Input material START
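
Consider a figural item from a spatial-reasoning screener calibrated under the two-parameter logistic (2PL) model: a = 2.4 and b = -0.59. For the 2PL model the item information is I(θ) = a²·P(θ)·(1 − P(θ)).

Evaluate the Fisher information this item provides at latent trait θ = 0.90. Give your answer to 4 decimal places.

P = 1/(1+e^{-3.5760}) = 0.9728
P(1−P) = 0.9728 × 0.0272 = 0.0265
I = a² × P(1−P) = 2.4² × 0.0265 = 0.15255

0.1525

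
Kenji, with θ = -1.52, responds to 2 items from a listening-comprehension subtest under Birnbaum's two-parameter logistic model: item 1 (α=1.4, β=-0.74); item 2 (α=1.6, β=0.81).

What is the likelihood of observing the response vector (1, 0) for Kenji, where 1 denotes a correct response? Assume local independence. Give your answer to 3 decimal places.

0.245

P(θ) = 1 / (1 + exp(−α(θ − β)))
P_1 = 1/(1+e^{1.0920}) = 0.2512
P_2 = 1/(1+e^{3.7280}) = 0.0235
L = P_1 × (1−P_2) = 0.2512 × 0.9765 = 0.24534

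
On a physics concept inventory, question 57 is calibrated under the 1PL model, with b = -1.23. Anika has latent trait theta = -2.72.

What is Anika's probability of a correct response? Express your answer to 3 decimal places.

P(theta) = 1 / (1 + exp(−(theta − b)))
Exponent: (-2.72 − (-1.23)) = -1.4900
1/(1 + e^{1.4900}) = 0.1839
P = 0.1839

0.184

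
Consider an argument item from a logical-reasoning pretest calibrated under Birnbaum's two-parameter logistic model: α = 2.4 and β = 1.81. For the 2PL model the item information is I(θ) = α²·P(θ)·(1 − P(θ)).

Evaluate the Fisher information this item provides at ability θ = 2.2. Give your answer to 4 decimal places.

P = 1/(1+e^{-0.9360}) = 0.7183
P(1−P) = 0.7183 × 0.2817 = 0.2023
I = α² × P(1−P) = 2.4² × 0.2023 = 1.16553

1.1655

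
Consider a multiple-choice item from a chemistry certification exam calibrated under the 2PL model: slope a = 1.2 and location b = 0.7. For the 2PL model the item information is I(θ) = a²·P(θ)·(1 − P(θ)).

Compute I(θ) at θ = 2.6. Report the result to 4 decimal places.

0.1212

P = 1/(1+e^{-2.2800}) = 0.9072
P(1−P) = 0.9072 × 0.0928 = 0.0842
I = a² × P(1−P) = 1.2² × 0.0842 = 0.12122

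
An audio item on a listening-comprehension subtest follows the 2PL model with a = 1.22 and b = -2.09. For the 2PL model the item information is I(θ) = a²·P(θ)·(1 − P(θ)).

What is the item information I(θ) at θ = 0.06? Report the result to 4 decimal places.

P = 1/(1+e^{-2.6230}) = 0.9323
P(1−P) = 0.9323 × 0.0677 = 0.0631
I = a² × P(1−P) = 1.22² × 0.0631 = 0.09391

0.0939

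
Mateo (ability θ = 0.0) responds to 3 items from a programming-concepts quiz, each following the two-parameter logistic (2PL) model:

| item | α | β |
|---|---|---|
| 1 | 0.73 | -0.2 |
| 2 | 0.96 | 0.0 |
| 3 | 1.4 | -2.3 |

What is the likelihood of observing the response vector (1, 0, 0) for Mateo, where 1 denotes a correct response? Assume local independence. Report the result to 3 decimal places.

0.010

P(θ) = 1 / (1 + exp(−α(θ − β)))
P_1 = 1/(1+e^{-0.1460}) = 0.5364
P_2 = 1/(1+e^{0.0000}) = 0.5000
P_3 = 1/(1+e^{-3.2200}) = 0.9616
L = P_1 × (1−P_2) × (1−P_3) = 0.5364 × 0.5000 × 0.0384 = 0.01030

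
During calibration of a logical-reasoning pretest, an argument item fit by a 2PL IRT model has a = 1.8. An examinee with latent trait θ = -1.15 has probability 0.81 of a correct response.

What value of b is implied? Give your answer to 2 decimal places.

P(θ) = 1 / (1 + exp(−a(θ − b)))
logit(0.81) = ln(0.81/0.19) = 1.4500
b = θ − logit/(a) = -1.15 − 1.4500/1.8000 = -1.9556

-1.96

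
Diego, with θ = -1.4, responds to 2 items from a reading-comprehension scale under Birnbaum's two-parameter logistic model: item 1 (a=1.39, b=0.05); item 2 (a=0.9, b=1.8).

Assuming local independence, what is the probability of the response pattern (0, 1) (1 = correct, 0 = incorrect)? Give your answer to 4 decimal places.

P(θ) = 1 / (1 + exp(−a(θ − b)))
P_1 = 1/(1+e^{2.0155}) = 0.1176
P_2 = 1/(1+e^{2.8800}) = 0.0532
L = (1−P_1) × P_2 = 0.8824 × 0.0532 = 0.04690

0.0469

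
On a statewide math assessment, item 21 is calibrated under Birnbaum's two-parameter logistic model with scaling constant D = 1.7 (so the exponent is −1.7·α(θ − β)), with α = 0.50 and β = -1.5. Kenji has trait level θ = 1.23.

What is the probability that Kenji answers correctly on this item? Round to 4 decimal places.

P(θ) = 1 / (1 + exp(−D·α(θ − β)))
Exponent: 1.7 × 0.50 × (1.23 − (-1.5)) = 2.3205
1/(1 + e^{-2.3205}) = 0.9106
P = 0.9106

0.9106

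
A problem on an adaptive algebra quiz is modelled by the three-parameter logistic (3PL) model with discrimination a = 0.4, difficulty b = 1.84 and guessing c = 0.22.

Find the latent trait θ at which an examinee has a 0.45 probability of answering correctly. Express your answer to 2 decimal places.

-0.34

P(θ) = c + (1 − c) · 1 / (1 + exp(−a(θ − b)))
Remove guessing floor: (0.45 − 0.22)/(1 − 0.22) = 0.2949
logit = ln(0.2949/0.7051) = -0.8718
θ = b + logit/(a) = 1.84 + (-0.8718)/0.4000 = -0.3396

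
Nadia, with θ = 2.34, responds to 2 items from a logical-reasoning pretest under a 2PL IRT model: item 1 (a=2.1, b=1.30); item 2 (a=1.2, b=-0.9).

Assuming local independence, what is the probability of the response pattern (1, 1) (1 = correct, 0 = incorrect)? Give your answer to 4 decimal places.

P(θ) = 1 / (1 + exp(−a(θ − b)))
P_1 = 1/(1+e^{-2.1840}) = 0.8988
P_2 = 1/(1+e^{-3.8880}) = 0.9799
L = P_1 × P_2 = 0.8988 × 0.9799 = 0.88076

0.8808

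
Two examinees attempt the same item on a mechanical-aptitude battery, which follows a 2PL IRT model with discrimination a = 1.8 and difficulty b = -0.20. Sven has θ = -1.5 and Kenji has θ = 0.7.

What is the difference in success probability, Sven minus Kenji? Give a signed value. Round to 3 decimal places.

-0.747

P(θ) = 1 / (1 + exp(−a(θ − b)))
P(Sven) = 0.0879  [exponent -2.3400]
P(Kenji) = 0.8348  [exponent 1.6200]
Difference = 0.0879 − 0.8348 = -0.7469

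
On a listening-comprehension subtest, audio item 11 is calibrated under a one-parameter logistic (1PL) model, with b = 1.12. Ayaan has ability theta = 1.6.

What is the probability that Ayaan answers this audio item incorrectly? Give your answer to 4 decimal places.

0.3823

P(theta) = 1 / (1 + exp(−(theta − b)))
Exponent: (1.6 − 1.12) = 0.4800
1/(1 + e^{-0.4800}) = 0.6177
P = 0.6177
P(incorrect) = 1 − 0.6177 = 0.3823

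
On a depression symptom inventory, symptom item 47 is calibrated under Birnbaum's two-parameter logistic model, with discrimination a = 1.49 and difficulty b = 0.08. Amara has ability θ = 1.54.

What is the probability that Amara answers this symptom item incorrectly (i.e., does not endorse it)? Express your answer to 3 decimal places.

0.102

P(θ) = 1 / (1 + exp(−a(θ − b)))
Exponent: 1.49 × (1.54 − 0.08) = 2.1754
1/(1 + e^{-2.1754}) = 0.8980
P(incorrect) = 1 − 0.8980 = 0.1020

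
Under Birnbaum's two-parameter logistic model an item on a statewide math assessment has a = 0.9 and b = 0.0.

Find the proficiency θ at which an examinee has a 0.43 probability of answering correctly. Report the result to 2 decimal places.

-0.31

P(θ) = 1 / (1 + exp(−a(θ − b)))
logit = ln(0.4300/0.5700) = -0.2819
θ = b + logit/(a) = 0.0 + (-0.2819)/0.9000 = -0.3132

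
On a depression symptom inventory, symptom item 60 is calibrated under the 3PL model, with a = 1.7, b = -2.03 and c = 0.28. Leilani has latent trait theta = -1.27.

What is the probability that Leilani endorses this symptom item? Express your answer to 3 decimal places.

P(theta) = c + (1 − c) · 1 / (1 + exp(−a(theta − b)))
Exponent: 1.7 × (-1.27 − (-2.03)) = 1.2920
1/(1 + e^{-1.2920}) = 0.7845
P = 0.28 + 0.72 × 0.7845 = 0.8448

0.845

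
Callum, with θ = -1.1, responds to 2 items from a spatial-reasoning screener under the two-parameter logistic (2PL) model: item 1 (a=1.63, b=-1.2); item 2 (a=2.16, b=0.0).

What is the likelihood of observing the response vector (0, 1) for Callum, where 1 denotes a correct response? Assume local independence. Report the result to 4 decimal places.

0.0391

P(θ) = 1 / (1 + exp(−a(θ − b)))
P_1 = 1/(1+e^{-0.1630}) = 0.5407
P_2 = 1/(1+e^{2.3760}) = 0.0850
L = (1−P_1) × P_2 = 0.4593 × 0.0850 = 0.03905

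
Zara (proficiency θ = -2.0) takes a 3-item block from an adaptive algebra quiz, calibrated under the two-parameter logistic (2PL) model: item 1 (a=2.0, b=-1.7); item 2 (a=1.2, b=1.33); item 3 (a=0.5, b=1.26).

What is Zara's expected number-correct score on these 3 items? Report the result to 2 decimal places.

0.54

P(θ) = 1 / (1 + exp(−a(θ − b)))
P_1 = 1/(1+e^{0.6000}) = 0.3543
P_2 = 1/(1+e^{3.9960}) = 0.0181
P_3 = 1/(1+e^{1.6300}) = 0.1638
E[score] = 0.3543 + 0.0181 + 0.1638 = 0.5362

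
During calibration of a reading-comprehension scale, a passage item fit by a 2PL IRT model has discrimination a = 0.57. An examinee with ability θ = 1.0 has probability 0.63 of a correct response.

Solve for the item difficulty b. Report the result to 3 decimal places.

0.066

P(θ) = 1 / (1 + exp(−a(θ − b)))
logit(0.63) = ln(0.63/0.37) = 0.5322
b = θ − logit/(a) = 1.0 − 0.5322/0.5700 = 0.0663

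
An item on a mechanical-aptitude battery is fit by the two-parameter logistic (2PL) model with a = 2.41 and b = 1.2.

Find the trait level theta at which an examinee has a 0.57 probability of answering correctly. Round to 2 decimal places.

P(theta) = 1 / (1 + exp(−a(theta − b)))
logit = ln(0.5700/0.4300) = 0.2819
theta = b + logit/(a) = 1.2 + 0.2819/2.4100 = 1.3170

1.32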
Input material END
◆ Aim of the task ◆
Only those lines running from the one containing "What is the probability that Leilani" through the last line of the data above are to be copied, exactly, with both ends included.

◆ Output of the exercise ◆
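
What is the probability that Leilani endorses this symptom item? Express your answer to 3 decimal places.

P(theta) = c + (1 − c) · 1 / (1 + exp(−a(theta − b)))
Exponent: 1.7 × (-1.27 − (-2.03)) = 1.2920
1/(1 + e^{-1.2920}) = 0.7845
P = 0.28 + 0.72 × 0.7845 = 0.8448

0.845

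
Callum, with θ = -1.1, responds to 2 items from a spatial-reasoning screener under the two-parameter logistic (2PL) model: item 1 (a=1.63, b=-1.2); item 2 (a=2.16, b=0.0).

What is the likelihood of observing the response vector (0, 1) for Callum, where 1 denotes a correct response? Assume local independence. Report the result to 4 decimal places.

0.0391

P(θ) = 1 / (1 + exp(−a(θ − b)))
P_1 = 1/(1+e^{-0.1630}) = 0.5407
P_2 = 1/(1+e^{2.3760}) = 0.0850
L = (1−P_1) × P_2 = 0.4593 × 0.0850 = 0.03905

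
Zara (proficiency θ = -2.0) takes a 3-item block from an adaptive algebra quiz, calibrated under the two-parameter logistic (2PL) model: item 1 (a=2.0, b=-1.7); item 2 (a=1.2, b=1.33); item 3 (a=0.5, b=1.26).

What is Zara's expected number-correct score on these 3 items? Report the result to 2 decimal places.

0.54

P(θ) = 1 / (1 + exp(−a(θ − b)))
P_1 = 1/(1+e^{0.6000}) = 0.3543
P_2 = 1/(1+e^{3.9960}) = 0.0181
P_3 = 1/(1+e^{1.6300}) = 0.1638
E[score] = 0.3543 + 0.0181 + 0.1638 = 0.5362

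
During calibration of a reading-comprehension scale, a passage item fit by a 2PL IRT model has discrimination a = 0.57. An examinee with ability θ = 1.0 has probability 0.63 of a correct response.

Solve for the item difficulty b. Report the result to 3 decimal places.

0.066

P(θ) = 1 / (1 + exp(−a(θ − b)))
logit(0.63) = ln(0.63/0.37) = 0.5322
b = θ − logit/(a) = 1.0 − 0.5322/0.5700 = 0.0663

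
An item on a mechanical-aptitude battery is fit by the two-parameter logistic (2PL) model with a = 2.41 and b = 1.2.

Find the trait level theta at which an examinee has a 0.57 probability of answering correctly. Round to 2 decimal places.

P(theta) = 1 / (1 + exp(−a(theta − b)))
logit = ln(0.5700/0.4300) = 0.2819
theta = b + logit/(a) = 1.2 + 0.2819/2.4100 = 1.3170

1.32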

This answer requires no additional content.